[Saved data entries]
※
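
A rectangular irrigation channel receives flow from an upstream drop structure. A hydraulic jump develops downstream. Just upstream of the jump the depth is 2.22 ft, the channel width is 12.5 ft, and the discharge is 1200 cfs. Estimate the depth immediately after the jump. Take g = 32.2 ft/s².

q = Q/b = 1200/12.5 = 96.0 ft²/s; V₁ = q/y₁ = 43.2 ft/s. Fr₁ = V₁/√(g·y₁) = 5.11.
From the momentum equation for a rectangular channel, y₂/y₁ = ½[√(1 + 8Fr₁²) − 1] = ½[√210.3 − 1] = 6.75.
y₂ = 6.75 × 2.22 = 15.0 ft.

y₂ = 15.0 ft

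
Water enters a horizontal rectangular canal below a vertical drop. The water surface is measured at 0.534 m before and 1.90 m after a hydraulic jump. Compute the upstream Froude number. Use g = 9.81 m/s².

For a rectangular channel the momentum equation gives q² = ½·g·y₁·y₂·(y₁ + y₂) = ½×9.81×0.534×1.90×2.43 = 12.1.
q = √12.1 = 3.48 m²/s.
V₁ = q/y₁ = 6.52 m/s; Fr₁ = V₁/√(g·y₁) = 2.85.

Fr₁ = 2.85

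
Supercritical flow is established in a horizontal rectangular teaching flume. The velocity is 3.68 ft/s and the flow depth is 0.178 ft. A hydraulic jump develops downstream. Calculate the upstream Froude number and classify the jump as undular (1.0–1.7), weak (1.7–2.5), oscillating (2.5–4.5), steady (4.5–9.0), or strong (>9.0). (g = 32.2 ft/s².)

Fr₁ = V₁/√(g·y₁) = 3.68/√(32.2×0.178) = 1.54.
Fr₁ = 1.54 lies in the undular range.

Fr₁ = 1.54; undular jump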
※
**ABOUT THIS TASK:**
Repeat the data word for word.

**WORKED SOLUTION:**
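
A rectangular irrigation channel receives flow from an upstream drop structure. A hydraulic jump develops downstream. Just upstream of the jump the depth is 2.22 ft, the channel width is 12.5 ft, and the discharge is 1200 cfs. Estimate the depth immediately after the jump. Take g = 32.2 ft/s².

q = Q/b = 1200/12.5 = 96.0 ft²/s; V₁ = q/y₁ = 43.2 ft/s. Fr₁ = V₁/√(g·y₁) = 5.11.
From the momentum equation for a rectangular channel, y₂/y₁ = ½[√(1 + 8Fr₁²) − 1] = ½[√210.3 − 1] = 6.75.
y₂ = 6.75 × 2.22 = 15.0 ft.

y₂ = 15.0 ft

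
Water enters a horizontal rectangular canal below a vertical drop. The water surface is measured at 0.534 m before and 1.90 m after a hydraulic jump. Compute the upstream Froude number. Use g = 9.81 m/s².

For a rectangular channel the momentum equation gives q² = ½·g·y₁·y₂·(y₁ + y₂) = ½×9.81×0.534×1.90×2.43 = 12.1.
q = √12.1 = 3.48 m²/s.
V₁ = q/y₁ = 6.52 m/s; Fr₁ = V₁/√(g·y₁) = 2.85.

Fr₁ = 2.85

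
Supercritical flow is established in a horizontal rectangular teaching flume. The velocity is 3.68 ft/s and the flow depth is 0.178 ft. A hydraulic jump develops downstream. Calculate the upstream Froude number and classify the jump as undular (1.0–1.7), weak (1.7–2.5), oscillating (2.5–4.5), steady (4.5–9.0), or strong (>9.0). (g = 32.2 ft/s².)

Fr₁ = V₁/√(g·y₁) = 3.68/√(32.2×0.178) = 1.54.
Fr₁ = 1.54 lies in the undular range.

Fr₁ = 1.54; undular jump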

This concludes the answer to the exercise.